[Source data]
------------
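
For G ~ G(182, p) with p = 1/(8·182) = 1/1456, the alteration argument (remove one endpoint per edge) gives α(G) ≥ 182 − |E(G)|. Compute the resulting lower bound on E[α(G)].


E[|E(G)|] = C(182, 2)·p = 16471 · (1/1456) = 181/16.
E[α(G)] ≥ n − E[|E(G)|] = 182 − 181/16 = 2731/16.
Numerically: ≈ 170.688.
(This is only a lower bound; the true E[α(G)] may be larger.)

E[α(G)] ≥ 2731/16 ≈ 170.688.


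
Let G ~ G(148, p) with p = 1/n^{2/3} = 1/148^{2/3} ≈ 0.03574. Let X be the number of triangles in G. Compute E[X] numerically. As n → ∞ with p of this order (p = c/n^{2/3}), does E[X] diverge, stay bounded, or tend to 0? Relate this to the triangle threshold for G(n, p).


Number of potential triangles: C(148, 3) = 529396.
Each occurs with probability p³ ≈ (0.03574)³ ≈ 4.5653762e-05.
By linearity: E[X] = C(148, 3)·p³ ≈ 529396 · 4.5653762e-05 ≈ 24.16892.
Since α = 2/3 < 1, p = c/n^{2/3} ≫ 1/n is above the triangle threshold p ~ 1/n. Asymptotically E[X] ~ (c³/6)·n^{3(1−α)} = (1³/6)·n^{1} → ∞; triangles are abundant w.h.p.

E[X] ≈ 24.16892; in regime p = Θ(1/n^{2/3}) E[X] diverges (above the triangle threshold p ~ 1/n).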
------------
■ Description of the task:
Could you transcribe each entry exactly as it stands?

■ Result for this exercise:
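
For G ~ G(182, p) with p = 1/(8·182) = 1/1456, the alteration argument (remove one endpoint per edge) gives α(G) ≥ 182 − |E(G)|. Compute the resulting lower bound on E[α(G)].


E[|E(G)|] = C(182, 2)·p = 16471 · (1/1456) = 181/16.
E[α(G)] ≥ n − E[|E(G)|] = 182 − 181/16 = 2731/16.
Numerically: ≈ 170.688.
(This is only a lower bound; the true E[α(G)] may be larger.)

E[α(G)] ≥ 2731/16 ≈ 170.688.


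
Let G ~ G(148, p) with p = 1/n^{2/3} = 1/148^{2/3} ≈ 0.03574. Let X be the number of triangles in G. Compute E[X] numerically. As n → ∞ with p of this order (p = c/n^{2/3}), does E[X] diverge, stay bounded, or tend to 0? Relate this to the triangle threshold for G(n, p).


Number of potential triangles: C(148, 3) = 529396.
Each occurs with probability p³ ≈ (0.03574)³ ≈ 4.5653762e-05.
By linearity: E[X] = C(148, 3)·p³ ≈ 529396 · 4.5653762e-05 ≈ 24.16892.
Since α = 2/3 < 1, p = c/n^{2/3} ≫ 1/n is above the triangle threshold p ~ 1/n. Asymptotically E[X] ~ (c³/6)·n^{3(1−α)} = (1³/6)·n^{1} → ∞; triangles are abundant w.h.p.

E[X] ≈ 24.16892; in regime p = Θ(1/n^{2/3}) E[X] diverges (above the triangle threshold p ~ 1/n).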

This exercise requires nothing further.